**The task**
Having read the records, set them all down exactly as they appear.

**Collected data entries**
------------------------------------------------

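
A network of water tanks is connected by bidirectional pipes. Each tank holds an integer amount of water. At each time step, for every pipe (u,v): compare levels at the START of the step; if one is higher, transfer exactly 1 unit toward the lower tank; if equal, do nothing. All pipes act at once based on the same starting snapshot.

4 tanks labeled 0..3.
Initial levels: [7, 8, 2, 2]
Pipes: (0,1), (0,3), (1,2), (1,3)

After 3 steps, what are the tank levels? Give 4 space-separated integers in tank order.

Step 1: flows [1->0,0->3,1->2,1->3] -> levels [7 5 3 4]
Step 2: flows [0->1,0->3,1->2,1->3] -> levels [5 4 4 6]
Step 3: flows [0->1,3->0,1=2,3->1] -> levels [5 6 4 4]

Answer: 5 6 4 4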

------------------------------------------------

**Response to this exercise**
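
A network of water tanks is connected by bidirectional pipes. Each tank holds an integer amount of water. At each time step, for every pipe (u,v): compare levels at the START of the step; if one is higher, transfer exactly 1 unit toward the lower tank; if equal, do nothing. All pipes act at once based on the same starting snapshot.

4 tanks labeled 0..3.
Initial levels: [7, 8, 2, 2]
Pipes: (0,1), (0,3), (1,2), (1,3)

After 3 steps, what are the tank levels? Give 4 space-separated integers in tank order.

Step 1: flows [1->0,0->3,1->2,1->3] -> levels [7 5 3 4]
Step 2: flows [0->1,0->3,1->2,1->3] -> levels [5 4 4 6]
Step 3: flows [0->1,3->0,1=2,3->1] -> levels [5 6 4 4]

Answer: 5 6 4 4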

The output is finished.